# EXERCISE AIM
In your answer, give each entry again exactly as it appears.
* * * * * * *
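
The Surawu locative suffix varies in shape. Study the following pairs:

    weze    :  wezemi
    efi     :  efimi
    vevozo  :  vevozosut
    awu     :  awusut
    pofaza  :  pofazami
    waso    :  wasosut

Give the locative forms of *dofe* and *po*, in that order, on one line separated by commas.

dofemi, posut

Looking at the last vowel of each stem: -sut when the last vowel of the stem is a rounded vowel (*vevozo*, *awu*, *waso*); -mi when the last vowel of the stem is an unrounded vowel (*weze*, *efi*, *pofaza*).
The last vowel of *dofe* is /e/, which is an unrounded vowel, so the suffix is -mi, giving *dofemi*.
Since the last vowel of *po* is /o/ (a rounded vowel), it takes -sut, giving *posut*.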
* * * * * * *
# WRITTEN RESPONSE
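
The Surawu locative suffix varies in shape. Study the following pairs:

    weze    :  wezemi
    efi     :  efimi
    vevozo  :  vevozosut
    awu     :  awusut
    pofaza  :  pofazami
    waso    :  wasosut

Give the locative forms of *dofe* and *po*, in that order, on one line separated by commas.

dofemi, posut

Looking at the last vowel of each stem: -sut when the last vowel of the stem is a rounded vowel (*vevozo*, *awu*, *waso*); -mi when the last vowel of the stem is an unrounded vowel (*weze*, *efi*, *pofaza*).
The last vowel of *dofe* is /e/, which is an unrounded vowel, so the suffix is -mi, giving *dofemi*.
Since the last vowel of *po* is /o/ (a rounded vowel), it takes -sut, giving *posut*.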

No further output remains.